[Records from a data collection]
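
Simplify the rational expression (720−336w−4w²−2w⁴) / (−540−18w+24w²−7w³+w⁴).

(24−8w−2w²)/(−18−3w+w²)

By polynomial division,
  −2w⁴−4w²−336w+720 = (−2)(w⁴−7w³+24w²−18w−540) + (−14w³+44w²−372w−360)
  w⁴−7w³+24w²−18w−540 = (−(1/14)w+27/98)(−14w³+44w²−372w−360) + (−(720/49)w²+(2880/49)w−21600/49)
  −14w³+44w²−372w−360 = ((343/360)w+49/60)(−(720/49)w²+(2880/49)w−21600/49) + (0)
Last nonzero remainder: −(720/49)w²+(2880/49)w−21600/49. Dividing through by −720/49 gives the monic gcd w²−4w+30.
Cancel w²−4w+30 from numerator and denominator to get the reduced form.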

Assignment:
All of the records above need to be printed again exactly as they appear.

Solution below:
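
Simplify the rational expression (720−336w−4w²−2w⁴) / (−540−18w+24w²−7w³+w⁴).

(24−8w−2w²)/(−18−3w+w²)

By polynomial division,
  −2w⁴−4w²−336w+720 = (−2)(w⁴−7w³+24w²−18w−540) + (−14w³+44w²−372w−360)
  w⁴−7w³+24w²−18w−540 = (−(1/14)w+27/98)(−14w³+44w²−372w−360) + (−(720/49)w²+(2880/49)w−21600/49)
  −14w³+44w²−372w−360 = ((343/360)w+49/60)(−(720/49)w²+(2880/49)w−21600/49) + (0)
Last nonzero remainder: −(720/49)w²+(2880/49)w−21600/49. Dividing through by −720/49 gives the monic gcd w²−4w+30.
Cancel w²−4w+30 from numerator and denominator to get the reduced form.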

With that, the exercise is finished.